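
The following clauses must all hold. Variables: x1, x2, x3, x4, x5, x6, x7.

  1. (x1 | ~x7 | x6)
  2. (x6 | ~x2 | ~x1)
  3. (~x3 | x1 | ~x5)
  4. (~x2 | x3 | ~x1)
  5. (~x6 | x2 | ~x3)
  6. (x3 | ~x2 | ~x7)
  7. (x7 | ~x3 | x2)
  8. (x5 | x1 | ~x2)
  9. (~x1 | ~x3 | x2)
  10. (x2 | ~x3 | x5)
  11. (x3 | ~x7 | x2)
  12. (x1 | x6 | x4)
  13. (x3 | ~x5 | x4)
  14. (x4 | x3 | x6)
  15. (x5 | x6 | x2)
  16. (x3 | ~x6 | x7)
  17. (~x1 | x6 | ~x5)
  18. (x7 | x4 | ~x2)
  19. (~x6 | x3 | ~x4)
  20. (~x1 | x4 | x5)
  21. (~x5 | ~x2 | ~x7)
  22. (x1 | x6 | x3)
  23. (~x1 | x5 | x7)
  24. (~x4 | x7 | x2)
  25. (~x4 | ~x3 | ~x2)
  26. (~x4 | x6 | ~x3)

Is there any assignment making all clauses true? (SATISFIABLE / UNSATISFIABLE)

x3 = True:
  x2 = True:
    propagation gives x4=False, x7=True, x5=False, x1=True; an empty clause results — contradiction.
  x2 = False:
    propagation gives x6=False, x7=True, x1=True; an empty clause results — contradiction.
x3 = False:
  x1 = True:
    propagation gives x2=False, x7=False, x6=False, x4=True; an empty clause results — contradiction.
  x1 = False:
    propagation gives x6=True, x7=True, x2=False; an empty clause results — contradiction.
Every branch closes, so no satisfying assignment exists.

UNSATISFIABLE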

* [Activity]
Write out an exact transcription of the line with "23. (~x1 | x5 | x7)" and of each line after it; stop at the end of the records.

* [Answer space]
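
  23. (~x1 | x5 | x7)
  24. (~x4 | x7 | x2)
  25. (~x4 | ~x3 | ~x2)
  26. (~x4 | x6 | ~x3)

Is there any assignment making all clauses true? (SATISFIABLE / UNSATISFIABLE)

x3 = True:
  x2 = True:
    propagation gives x4=False, x7=True, x5=False, x1=True; an empty clause results — contradiction.
  x2 = False:
    propagation gives x6=False, x7=True, x1=True; an empty clause results — contradiction.
x3 = False:
  x1 = True:
    propagation gives x2=False, x7=False, x6=False, x4=True; an empty clause results — contradiction.
  x1 = False:
    propagation gives x6=True, x7=True, x2=False; an empty clause results — contradiction.
Every branch closes, so no satisfying assignment exists.

UNSATISFIABLE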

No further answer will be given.